* _TASK GOAL_:
I would like you to return all of the records exactly as they stand.

* _SUPPLIED RECORDS_:
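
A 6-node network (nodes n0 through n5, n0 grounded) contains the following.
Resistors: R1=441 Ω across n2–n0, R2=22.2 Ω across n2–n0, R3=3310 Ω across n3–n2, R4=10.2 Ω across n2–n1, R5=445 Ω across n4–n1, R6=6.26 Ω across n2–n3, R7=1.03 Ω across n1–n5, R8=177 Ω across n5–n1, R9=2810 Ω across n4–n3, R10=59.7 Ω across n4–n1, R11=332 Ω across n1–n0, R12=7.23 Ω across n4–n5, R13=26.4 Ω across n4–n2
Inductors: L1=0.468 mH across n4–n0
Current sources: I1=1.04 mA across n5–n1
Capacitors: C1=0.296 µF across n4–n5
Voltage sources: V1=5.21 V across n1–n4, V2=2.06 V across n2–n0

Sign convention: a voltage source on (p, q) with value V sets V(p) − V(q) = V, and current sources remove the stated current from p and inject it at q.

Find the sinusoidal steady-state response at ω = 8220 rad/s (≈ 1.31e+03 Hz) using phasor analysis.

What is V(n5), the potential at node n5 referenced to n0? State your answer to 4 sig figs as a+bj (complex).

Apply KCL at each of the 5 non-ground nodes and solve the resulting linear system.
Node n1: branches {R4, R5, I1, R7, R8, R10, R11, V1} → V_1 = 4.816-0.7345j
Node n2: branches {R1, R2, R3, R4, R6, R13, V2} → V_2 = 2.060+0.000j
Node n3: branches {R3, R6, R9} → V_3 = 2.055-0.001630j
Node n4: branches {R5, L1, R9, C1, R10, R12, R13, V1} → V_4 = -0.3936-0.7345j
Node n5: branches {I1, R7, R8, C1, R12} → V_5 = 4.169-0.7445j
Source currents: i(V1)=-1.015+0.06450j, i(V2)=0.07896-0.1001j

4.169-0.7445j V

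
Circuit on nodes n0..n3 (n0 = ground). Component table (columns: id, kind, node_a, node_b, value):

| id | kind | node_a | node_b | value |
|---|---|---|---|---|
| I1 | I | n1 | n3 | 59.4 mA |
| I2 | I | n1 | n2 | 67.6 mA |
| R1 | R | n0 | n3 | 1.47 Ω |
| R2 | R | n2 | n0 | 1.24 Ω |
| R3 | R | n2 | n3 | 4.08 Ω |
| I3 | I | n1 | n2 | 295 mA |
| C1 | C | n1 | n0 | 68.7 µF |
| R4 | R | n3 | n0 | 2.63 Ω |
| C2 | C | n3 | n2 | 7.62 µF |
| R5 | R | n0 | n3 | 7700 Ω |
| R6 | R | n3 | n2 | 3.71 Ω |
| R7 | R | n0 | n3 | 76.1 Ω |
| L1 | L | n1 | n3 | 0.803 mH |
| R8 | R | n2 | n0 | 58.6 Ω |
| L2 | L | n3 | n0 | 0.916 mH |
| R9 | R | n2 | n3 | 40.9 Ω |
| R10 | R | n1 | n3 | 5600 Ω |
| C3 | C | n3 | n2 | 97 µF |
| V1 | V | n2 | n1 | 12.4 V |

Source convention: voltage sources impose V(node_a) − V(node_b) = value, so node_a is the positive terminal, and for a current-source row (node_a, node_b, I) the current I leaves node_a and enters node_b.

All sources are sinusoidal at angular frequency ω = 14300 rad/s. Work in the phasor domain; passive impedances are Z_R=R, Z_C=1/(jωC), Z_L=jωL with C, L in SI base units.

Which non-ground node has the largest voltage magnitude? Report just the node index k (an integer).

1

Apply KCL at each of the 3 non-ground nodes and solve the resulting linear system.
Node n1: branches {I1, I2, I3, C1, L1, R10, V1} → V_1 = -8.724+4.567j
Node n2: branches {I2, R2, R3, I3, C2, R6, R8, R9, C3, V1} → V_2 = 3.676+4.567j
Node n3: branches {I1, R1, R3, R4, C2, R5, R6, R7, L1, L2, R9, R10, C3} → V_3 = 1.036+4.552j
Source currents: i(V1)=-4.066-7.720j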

* _EXERCISE RESULT_:
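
A 6-node network (nodes n0 through n5, n0 grounded) contains the following.
Resistors: R1=441 Ω across n2–n0, R2=22.2 Ω across n2–n0, R3=3310 Ω across n3–n2, R4=10.2 Ω across n2–n1, R5=445 Ω across n4–n1, R6=6.26 Ω across n2–n3, R7=1.03 Ω across n1–n5, R8=177 Ω across n5–n1, R9=2810 Ω across n4–n3, R10=59.7 Ω across n4–n1, R11=332 Ω across n1–n0, R12=7.23 Ω across n4–n5, R13=26.4 Ω across n4–n2
Inductors: L1=0.468 mH across n4–n0
Current sources: I1=1.04 mA across n5–n1
Capacitors: C1=0.296 µF across n4–n5
Voltage sources: V1=5.21 V across n1–n4, V2=2.06 V across n2–n0

Sign convention: a voltage source on (p, q) with value V sets V(p) − V(q) = V, and current sources remove the stated current from p and inject it at q.

Find the sinusoidal steady-state response at ω = 8220 rad/s (≈ 1.31e+03 Hz) using phasor analysis.

What is V(n5), the potential at node n5 referenced to n0? State your answer to 4 sig figs as a+bj (complex).

Apply KCL at each of the 5 non-ground nodes and solve the resulting linear system.
Node n1: branches {R4, R5, I1, R7, R8, R10, R11, V1} → V_1 = 4.816-0.7345j
Node n2: branches {R1, R2, R3, R4, R6, R13, V2} → V_2 = 2.060+0.000j
Node n3: branches {R3, R6, R9} → V_3 = 2.055-0.001630j
Node n4: branches {R5, L1, R9, C1, R10, R12, R13, V1} → V_4 = -0.3936-0.7345j
Node n5: branches {I1, R7, R8, C1, R12} → V_5 = 4.169-0.7445j
Source currents: i(V1)=-1.015+0.06450j, i(V2)=0.07896-0.1001j

4.169-0.7445j V

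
Circuit on nodes n0..n3 (n0 = ground). Component table (columns: id, kind, node_a, node_b, value):

| id | kind | node_a | node_b | value |
|---|---|---|---|---|
| I1 | I | n1 | n3 | 59.4 mA |
| I2 | I | n1 | n2 | 67.6 mA |
| R1 | R | n0 | n3 | 1.47 Ω |
| R2 | R | n2 | n0 | 1.24 Ω |
| R3 | R | n2 | n3 | 4.08 Ω |
| I3 | I | n1 | n2 | 295 mA |
| C1 | C | n1 | n0 | 68.7 µF |
| R4 | R | n3 | n0 | 2.63 Ω |
| C2 | C | n3 | n2 | 7.62 µF |
| R5 | R | n0 | n3 | 7700 Ω |
| R6 | R | n3 | n2 | 3.71 Ω |
| R7 | R | n0 | n3 | 76.1 Ω |
| L1 | L | n1 | n3 | 0.803 mH |
| R8 | R | n2 | n0 | 58.6 Ω |
| L2 | L | n3 | n0 | 0.916 mH |
| R9 | R | n2 | n3 | 40.9 Ω |
| R10 | R | n1 | n3 | 5600 Ω |
| C3 | C | n3 | n2 | 97 µF |
| V1 | V | n2 | n1 | 12.4 V |

Source convention: voltage sources impose V(node_a) − V(node_b) = value, so node_a is the positive terminal, and for a current-source row (node_a, node_b, I) the current I leaves node_a and enters node_b.

All sources are sinusoidal at angular frequency ω = 14300 rad/s. Work in the phasor domain; passive impedances are Z_R=R, Z_C=1/(jωC), Z_L=jωL with C, L in SI base units.

Which non-ground node has the largest voltage magnitude? Report just the node index k (an integer).

1

Apply KCL at each of the 3 non-ground nodes and solve the resulting linear system.
Node n1: branches {I1, I2, I3, C1, L1, R10, V1} → V_1 = -8.724+4.567j
Node n2: branches {I2, R2, R3, I3, C2, R6, R8, R9, C3, V1} → V_2 = 3.676+4.567j
Node n3: branches {I1, R1, R3, R4, C2, R5, R6, R7, L1, L2, R9, R10, C3} → V_3 = 1.036+4.552j
Source currents: i(V1)=-4.066-7.720j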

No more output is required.